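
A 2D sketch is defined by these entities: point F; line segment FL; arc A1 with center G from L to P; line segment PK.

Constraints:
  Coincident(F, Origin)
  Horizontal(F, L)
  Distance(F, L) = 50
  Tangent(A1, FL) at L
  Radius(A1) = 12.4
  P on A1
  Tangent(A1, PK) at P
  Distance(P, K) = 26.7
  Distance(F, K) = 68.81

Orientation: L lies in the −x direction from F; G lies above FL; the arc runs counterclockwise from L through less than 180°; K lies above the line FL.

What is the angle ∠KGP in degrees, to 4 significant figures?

65.09°

Checks: |GP| = 12.40 ✓; ∠(GP, PK) = 90.00° ✓; |PK| = 26.70 ✓; |FK| = 68.81 ✓.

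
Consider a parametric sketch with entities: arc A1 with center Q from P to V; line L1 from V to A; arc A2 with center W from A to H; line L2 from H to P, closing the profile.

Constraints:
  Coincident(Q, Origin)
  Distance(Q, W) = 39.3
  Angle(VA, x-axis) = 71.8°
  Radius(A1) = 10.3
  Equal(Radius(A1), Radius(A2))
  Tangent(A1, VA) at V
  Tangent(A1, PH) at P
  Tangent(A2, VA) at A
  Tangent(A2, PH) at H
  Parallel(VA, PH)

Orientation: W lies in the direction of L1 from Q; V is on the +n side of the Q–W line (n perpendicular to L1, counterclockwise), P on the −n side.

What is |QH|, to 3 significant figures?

40.6

The slot axis is L1's direction at 71.8°, so u = (cos 71.8°, sin 71.8°) = (0.312, 0.950) and n = (−sin 71.8°, cos 71.8°) = (-0.950, 0.312). Q is at the origin and W lies 39.3 along u from Q, so W = 39.3·u = (12.3, 37.3). Tangency of A1 to both parallel lines with radius 10.3 puts V and P at Q ± 10.3·n: V = (-9.78, 3.22), P = (9.78, -3.22). Equal radii place A and H the same way about W: A = W + 10.3·n = (2.49, 40.6), H = W − 10.3·n = (22.1, 34.1). Then |QH| = |H − Q| = 40.6.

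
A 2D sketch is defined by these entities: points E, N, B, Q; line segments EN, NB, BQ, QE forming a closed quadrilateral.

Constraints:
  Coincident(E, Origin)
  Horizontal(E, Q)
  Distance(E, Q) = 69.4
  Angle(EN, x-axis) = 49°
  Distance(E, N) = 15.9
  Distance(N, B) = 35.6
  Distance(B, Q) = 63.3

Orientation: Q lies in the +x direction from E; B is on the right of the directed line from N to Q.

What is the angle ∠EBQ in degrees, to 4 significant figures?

92.43°

E is at the origin; EQ is horizontal with |EQ| = 69.4 and Q in +x, so Q = (69.4, 0). EN runs at 49.0° with |EN| = 15.9, so N = (10.43, 12.00). B is determined by |NB| = 35.6 and |BQ| = 63.3 together: it lies at the intersection of circle(N, 35.6) and circle(Q, 63.3). With |NQ| = 60.18, the foot of the radical line on NQ is 7.326 from N and the perpendicular offset is √(35.6² − 7.326²) = 34.84. Taking the right-of-NQ solution: B = (10.66, -23.60).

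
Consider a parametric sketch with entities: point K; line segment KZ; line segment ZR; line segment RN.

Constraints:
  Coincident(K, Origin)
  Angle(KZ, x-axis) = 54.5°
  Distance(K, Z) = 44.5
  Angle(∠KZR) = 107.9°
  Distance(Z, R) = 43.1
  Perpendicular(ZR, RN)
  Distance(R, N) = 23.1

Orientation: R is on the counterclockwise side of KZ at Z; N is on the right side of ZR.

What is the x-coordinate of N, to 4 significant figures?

18.69

K is at the origin; KZ runs at 54.5° with length 44.5, so Z = 44.5·(cos 54.5°, sin 54.5°) = (25.84, 36.23). ∠KZR = 107.9°, so ZR runs at 54.5° + (180° − 107.9°) = 126.6° from the x-axis; with |ZR| = 43.1, R = Z + 43.1·(cos 126.6°, sin 126.6°) = (0.1440, 70.83). ZR ⟂ RN; with |RN| = 23.1 on the right of ZR, N = R + 23.1·(0.8028, 0.5962) = (18.69, 84.60). So N.x = 18.69.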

— TASK GOAL —
The required output is the stretch of entries above from the line containing "Tangent(A1, VA) at V" through the line containing "A 2D sketch is defined by these entities: points", reproduced exactly.

— TASK OUTPUT —
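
  Tangent(A1, VA) at V
  Tangent(A1, PH) at P
  Tangent(A2, VA) at A
  Tangent(A2, PH) at H
  Parallel(VA, PH)

Orientation: W lies in the direction of L1 from Q; V is on the +n side of the Q–W line (n perpendicular to L1, counterclockwise), P on the −n side.

What is |QH|, to 3 significant figures?

40.6

The slot axis is L1's direction at 71.8°, so u = (cos 71.8°, sin 71.8°) = (0.312, 0.950) and n = (−sin 71.8°, cos 71.8°) = (-0.950, 0.312). Q is at the origin and W lies 39.3 along u from Q, so W = 39.3·u = (12.3, 37.3). Tangency of A1 to both parallel lines with radius 10.3 puts V and P at Q ± 10.3·n: V = (-9.78, 3.22), P = (9.78, -3.22). Equal radii place A and H the same way about W: A = W + 10.3·n = (2.49, 40.6), H = W − 10.3·n = (22.1, 34.1). Then |QH| = |H − Q| = 40.6.

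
A 2D sketch is defined by these entities: points E, N, B, Q; line segments EN, NB, BQ, QE forming a closed quadrilateral.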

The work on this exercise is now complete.